Instructions for the task
Scan the records below for the line with "(16) red || !cyan || gold" and the line with "(34) red || left || !storm". Repeat those two lines and every line between them exactly, and nothing else.
BEGIN Entries supplied
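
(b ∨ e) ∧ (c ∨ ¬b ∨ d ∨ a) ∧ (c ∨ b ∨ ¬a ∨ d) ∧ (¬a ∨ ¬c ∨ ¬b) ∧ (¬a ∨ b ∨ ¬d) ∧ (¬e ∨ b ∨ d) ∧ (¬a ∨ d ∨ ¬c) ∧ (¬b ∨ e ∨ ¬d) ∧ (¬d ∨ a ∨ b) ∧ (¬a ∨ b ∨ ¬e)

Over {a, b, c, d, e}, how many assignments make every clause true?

7

There are 2^5 = 32 truth assignments over (a, b, c, d, e).
Split on a. With a = True, the clauses containing a are satisfied and ¬a drops from the rest; 3 of the 2^4 = 16 assignments to the other variables satisfy what remains.
With a = False, by the same count on the reduced clause set, 4 assignments work.
(One model: a=F, b=T, c=F, d=T, e=T.)
Total: 3 + 4 = 7.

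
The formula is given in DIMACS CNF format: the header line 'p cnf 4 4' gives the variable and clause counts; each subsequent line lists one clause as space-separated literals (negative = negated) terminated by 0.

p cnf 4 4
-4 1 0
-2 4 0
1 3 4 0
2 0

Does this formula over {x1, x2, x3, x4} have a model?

The clause (x2) is unit, so x2 = True.
The clause (x4) is unit, so x4 = True.
The clause (x1) is unit, so x1 = True.
No clause remains; x3 is free.
A satisfying assignment: x1 ↦ True,  x2 ↦ True,  x3 ↦ False,  x4 ↦ True.

Yes, satisfiable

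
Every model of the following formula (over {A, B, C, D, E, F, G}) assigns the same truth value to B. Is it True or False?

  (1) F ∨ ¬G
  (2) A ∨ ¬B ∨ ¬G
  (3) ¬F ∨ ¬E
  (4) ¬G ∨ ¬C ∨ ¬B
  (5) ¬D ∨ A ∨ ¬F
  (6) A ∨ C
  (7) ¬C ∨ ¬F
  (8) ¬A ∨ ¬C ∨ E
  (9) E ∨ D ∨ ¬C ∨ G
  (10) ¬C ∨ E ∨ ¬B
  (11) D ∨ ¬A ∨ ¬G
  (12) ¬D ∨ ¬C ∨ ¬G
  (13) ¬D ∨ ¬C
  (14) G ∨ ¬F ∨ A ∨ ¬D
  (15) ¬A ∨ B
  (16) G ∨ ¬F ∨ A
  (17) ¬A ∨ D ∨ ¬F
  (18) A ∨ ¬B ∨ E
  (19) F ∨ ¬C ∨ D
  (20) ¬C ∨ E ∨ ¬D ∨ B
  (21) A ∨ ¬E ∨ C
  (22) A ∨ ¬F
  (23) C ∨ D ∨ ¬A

True

Suppose B = False.
Unit clause (¬A) forces A = False.
Unit clause (C) forces C = True.
Unit clause (¬F) forces F = False.
Unit clause (¬G) forces G = False.
Unit clause (¬D) forces D = False.
But (D) is also a unit clause — contradiction.
So every satisfying assignment has B = True.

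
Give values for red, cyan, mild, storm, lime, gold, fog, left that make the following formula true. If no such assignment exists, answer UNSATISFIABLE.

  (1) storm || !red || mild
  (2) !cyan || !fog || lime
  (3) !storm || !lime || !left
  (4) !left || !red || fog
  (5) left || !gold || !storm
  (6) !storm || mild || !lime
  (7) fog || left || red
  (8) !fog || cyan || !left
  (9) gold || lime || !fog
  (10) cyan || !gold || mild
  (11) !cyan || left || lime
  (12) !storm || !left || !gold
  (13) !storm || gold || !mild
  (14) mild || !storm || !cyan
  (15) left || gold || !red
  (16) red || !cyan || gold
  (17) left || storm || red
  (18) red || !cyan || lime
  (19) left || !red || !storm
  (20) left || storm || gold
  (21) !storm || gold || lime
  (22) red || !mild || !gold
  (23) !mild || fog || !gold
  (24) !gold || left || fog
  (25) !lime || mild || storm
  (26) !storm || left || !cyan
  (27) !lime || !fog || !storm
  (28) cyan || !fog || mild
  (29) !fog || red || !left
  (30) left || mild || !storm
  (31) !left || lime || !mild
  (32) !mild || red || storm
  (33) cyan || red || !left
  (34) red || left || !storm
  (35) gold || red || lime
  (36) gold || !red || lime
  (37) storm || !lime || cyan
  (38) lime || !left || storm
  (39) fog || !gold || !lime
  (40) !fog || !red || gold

Branch on storm: set storm = false.
Branch on red: set red = true.
The clause (mild) is unit, so mild = true.
Branch on left: set left = false.
The clause (gold) is unit, so gold = true.
The clause (fog) is unit, so fog = true.
Branch on cyan: set cyan = true.
The clause (lime) is unit, so lime = true.
This assignment satisfies each clause.

red: true,  cyan: true,  mild: true,  storm: false,  lime: true,  gold: true,  fog: true,  left: false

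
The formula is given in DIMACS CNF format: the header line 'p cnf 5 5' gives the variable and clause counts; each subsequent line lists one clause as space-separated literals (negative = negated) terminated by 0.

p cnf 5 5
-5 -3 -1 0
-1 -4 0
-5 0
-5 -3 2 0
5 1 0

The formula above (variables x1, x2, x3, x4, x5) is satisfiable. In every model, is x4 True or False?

False

Suppose x4 = True.
Unit clause (¬x1) forces x1 = False.
Unit clause (¬x5) forces x5 = False.
Now (x5) is unsatisfied and unit — conflict.
So every satisfying assignment has x4 = False.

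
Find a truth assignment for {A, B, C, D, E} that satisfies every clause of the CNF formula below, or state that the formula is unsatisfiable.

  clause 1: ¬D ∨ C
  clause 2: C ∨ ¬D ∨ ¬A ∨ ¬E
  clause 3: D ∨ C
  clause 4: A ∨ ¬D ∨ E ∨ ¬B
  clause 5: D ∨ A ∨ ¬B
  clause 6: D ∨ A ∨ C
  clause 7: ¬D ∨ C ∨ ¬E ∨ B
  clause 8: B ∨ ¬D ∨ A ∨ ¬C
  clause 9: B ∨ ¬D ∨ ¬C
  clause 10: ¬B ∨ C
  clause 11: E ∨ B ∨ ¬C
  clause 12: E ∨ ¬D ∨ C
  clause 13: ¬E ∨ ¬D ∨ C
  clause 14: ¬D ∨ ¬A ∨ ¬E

A ↦ True,  B ↦ True,  C ↦ True,  D ↦ False,  E ↦ False

Branch on D: set D = False.
The clause (C) is unit, so C = True.
Branch on A: set A = True.
Branch on E: set E = False.
The clause (B) is unit, so B = True.
This assignment satisfies each clause.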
END Entries supplied
Output of the exercise
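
  (16) red || !cyan || gold
  (17) left || storm || red
  (18) red || !cyan || lime
  (19) left || !red || !storm
  (20) left || storm || gold
  (21) !storm || gold || lime
  (22) red || !mild || !gold
  (23) !mild || fog || !gold
  (24) !gold || left || fog
  (25) !lime || mild || storm
  (26) !storm || left || !cyan
  (27) !lime || !fog || !storm
  (28) cyan || !fog || mild
  (29) !fog || red || !left
  (30) left || mild || !storm
  (31) !left || lime || !mild
  (32) !mild || red || storm
  (33) cyan || red || !left
  (34) red || left || !storm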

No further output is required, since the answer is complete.